**What you will do:** Retype the data exactly, so that every line matches the original.
Start of Records supplied
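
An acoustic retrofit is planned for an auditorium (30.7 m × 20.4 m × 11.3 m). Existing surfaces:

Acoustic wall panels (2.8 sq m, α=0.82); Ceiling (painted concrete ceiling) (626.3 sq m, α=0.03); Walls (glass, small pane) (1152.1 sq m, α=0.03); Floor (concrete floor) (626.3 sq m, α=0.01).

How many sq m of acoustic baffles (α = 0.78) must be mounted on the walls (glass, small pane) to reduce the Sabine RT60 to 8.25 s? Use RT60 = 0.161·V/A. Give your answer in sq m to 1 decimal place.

Summing Sᵢαᵢ: 2.296 + 18.789 + 34.563 + 6.263 → A₁ = 61.911 sabins.
Required A₂ = 0.161·7076.964/8.25 = 138.108 sabins.
ΔA needed = 138.108 − 61.911 = 76.197 sabins.
Each sq m of panel replacing the walls (glass, small pane) adds (0.78 − 0.03) = 0.75 sabins.
Area = ΔA/Δα = 76.197/0.75 = 101.6 sq m.

101.6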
End of Records supplied
**Exercise response:**
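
An acoustic retrofit is planned for an auditorium (30.7 m × 20.4 m × 11.3 m). Existing surfaces:

Acoustic wall panels (2.8 sq m, α=0.82); Ceiling (painted concrete ceiling) (626.3 sq m, α=0.03); Walls (glass, small pane) (1152.1 sq m, α=0.03); Floor (concrete floor) (626.3 sq m, α=0.01).

How many sq m of acoustic baffles (α = 0.78) must be mounted on the walls (glass, small pane) to reduce the Sabine RT60 to 8.25 s? Use RT60 = 0.161·V/A. Give your answer in sq m to 1 decimal place.

Summing Sᵢαᵢ: 2.296 + 18.789 + 34.563 + 6.263 → A₁ = 61.911 sabins.
Required A₂ = 0.161·7076.964/8.25 = 138.108 sabins.
ΔA needed = 138.108 − 61.911 = 76.197 sabins.
Each sq m of panel replacing the walls (glass, small pane) adds (0.78 − 0.03) = 0.75 sabins.
Area = ΔA/Δα = 76.197/0.75 = 101.6 sq m.

101.6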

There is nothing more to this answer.